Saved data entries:
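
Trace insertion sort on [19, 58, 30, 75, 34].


Initial: [19, 58, 30, 75, 34]
Insert 58: [19, 58, 30, 75, 34]
Insert 30: [19, 30, 58, 75, 34]
Insert 75: [19, 30, 58, 75, 34]
Insert 34: [19, 30, 34, 58, 75]

Sorted: [19, 30, 34, 58, 75]


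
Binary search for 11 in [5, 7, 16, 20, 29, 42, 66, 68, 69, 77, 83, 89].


Step 1: lo=0, hi=11, mid=5, val=42
Step 2: lo=0, hi=4, mid=2, val=16
Step 3: lo=0, hi=1, mid=0, val=5
Step 4: lo=1, hi=1, mid=1, val=7

Not found


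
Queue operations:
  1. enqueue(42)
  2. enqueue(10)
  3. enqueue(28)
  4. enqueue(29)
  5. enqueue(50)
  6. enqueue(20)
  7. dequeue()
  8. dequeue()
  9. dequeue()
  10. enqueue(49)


enqueue(42) -> [42]
enqueue(10) -> [42, 10]
enqueue(28) -> [42, 10, 28]
enqueue(29) -> [42, 10, 28, 29]
enqueue(50) -> [42, 10, 28, 29, 50]
enqueue(20) -> [42, 10, 28, 29, 50, 20]
dequeue()->42, [10, 28, 29, 50, 20]
dequeue()->10, [28, 29, 50, 20]
dequeue()->28, [29, 50, 20]
enqueue(49) -> [29, 50, 20, 49]

Final queue: [29, 50, 20, 49]


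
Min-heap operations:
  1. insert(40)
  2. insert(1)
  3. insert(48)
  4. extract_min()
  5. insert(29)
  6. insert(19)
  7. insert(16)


insert(40) -> [40]
insert(1) -> [1, 40]
insert(48) -> [1, 40, 48]
extract_min()->1, [40, 48]
insert(29) -> [29, 48, 40]
insert(19) -> [19, 29, 40, 48]
insert(16) -> [16, 19, 40, 48, 29]

Final heap: [16, 19, 40, 48, 29]


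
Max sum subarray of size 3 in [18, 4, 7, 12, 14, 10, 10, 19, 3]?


[0:3]: 29
[1:4]: 23
[2:5]: 33
[3:6]: 36
[4:7]: 34
[5:8]: 39
[6:9]: 32

Max: 39 at [5:8]


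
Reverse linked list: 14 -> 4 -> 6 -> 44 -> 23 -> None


Step 1: curr=14, set curr.next=prev(None) | reversed so far: 14
Step 2: curr=4, set curr.next=prev(14) | reversed so far: 4 -> 14
Step 3: curr=6, set curr.next=prev(4) | reversed so far: 6 -> 4 -> 14
Step 4: curr=44, set curr.next=prev(6) | reversed so far: 44 -> 6 -> 4 -> 14
Step 5: curr=23, set curr.next=prev(44) | reversed so far: 23 -> 44 -> 6 -> 4 -> 14

23 -> 44 -> 6 -> 4 -> 14 -> None


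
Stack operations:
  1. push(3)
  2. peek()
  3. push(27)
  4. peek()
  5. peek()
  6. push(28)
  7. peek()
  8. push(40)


push(3) -> [3]
peek()->3
push(27) -> [3, 27]
peek()->27
peek()->27
push(28) -> [3, 27, 28]
peek()->28
push(40) -> [3, 27, 28, 40]

Final stack: [3, 27, 28, 40]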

PROBLEM STATEMENT:
Print every record above exactly as it was given.

SOLUTION TO THIS TASK:
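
Trace insertion sort on [19, 58, 30, 75, 34].


Initial: [19, 58, 30, 75, 34]
Insert 58: [19, 58, 30, 75, 34]
Insert 30: [19, 30, 58, 75, 34]
Insert 75: [19, 30, 58, 75, 34]
Insert 34: [19, 30, 34, 58, 75]

Sorted: [19, 30, 34, 58, 75]


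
Binary search for 11 in [5, 7, 16, 20, 29, 42, 66, 68, 69, 77, 83, 89].


Step 1: lo=0, hi=11, mid=5, val=42
Step 2: lo=0, hi=4, mid=2, val=16
Step 3: lo=0, hi=1, mid=0, val=5
Step 4: lo=1, hi=1, mid=1, val=7

Not found


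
Queue operations:
  1. enqueue(42)
  2. enqueue(10)
  3. enqueue(28)
  4. enqueue(29)
  5. enqueue(50)
  6. enqueue(20)
  7. dequeue()
  8. dequeue()
  9. dequeue()
  10. enqueue(49)


enqueue(42) -> [42]
enqueue(10) -> [42, 10]
enqueue(28) -> [42, 10, 28]
enqueue(29) -> [42, 10, 28, 29]
enqueue(50) -> [42, 10, 28, 29, 50]
enqueue(20) -> [42, 10, 28, 29, 50, 20]
dequeue()->42, [10, 28, 29, 50, 20]
dequeue()->10, [28, 29, 50, 20]
dequeue()->28, [29, 50, 20]
enqueue(49) -> [29, 50, 20, 49]

Final queue: [29, 50, 20, 49]


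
Min-heap operations:
  1. insert(40)
  2. insert(1)
  3. insert(48)
  4. extract_min()
  5. insert(29)
  6. insert(19)
  7. insert(16)


insert(40) -> [40]
insert(1) -> [1, 40]
insert(48) -> [1, 40, 48]
extract_min()->1, [40, 48]
insert(29) -> [29, 48, 40]
insert(19) -> [19, 29, 40, 48]
insert(16) -> [16, 19, 40, 48, 29]

Final heap: [16, 19, 40, 48, 29]


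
Max sum subarray of size 3 in [18, 4, 7, 12, 14, 10, 10, 19, 3]?


[0:3]: 29
[1:4]: 23
[2:5]: 33
[3:6]: 36
[4:7]: 34
[5:8]: 39
[6:9]: 32

Max: 39 at [5:8]


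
Reverse linked list: 14 -> 4 -> 6 -> 44 -> 23 -> None


Step 1: curr=14, set curr.next=prev(None) | reversed so far: 14
Step 2: curr=4, set curr.next=prev(14) | reversed so far: 4 -> 14
Step 3: curr=6, set curr.next=prev(4) | reversed so far: 6 -> 4 -> 14
Step 4: curr=44, set curr.next=prev(6) | reversed so far: 44 -> 6 -> 4 -> 14
Step 5: curr=23, set curr.next=prev(44) | reversed so far: 23 -> 44 -> 6 -> 4 -> 14

23 -> 44 -> 6 -> 4 -> 14 -> None


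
Stack operations:
  1. push(3)
  2. peek()
  3. push(27)
  4. peek()
  5. peek()
  6. push(28)
  7. peek()
  8. push(40)


push(3) -> [3]
peek()->3
push(27) -> [3, 27]
peek()->27
peek()->27
push(28) -> [3, 27, 28]
peek()->28
push(40) -> [3, 27, 28, 40]

Final stack: [3, 27, 28, 40]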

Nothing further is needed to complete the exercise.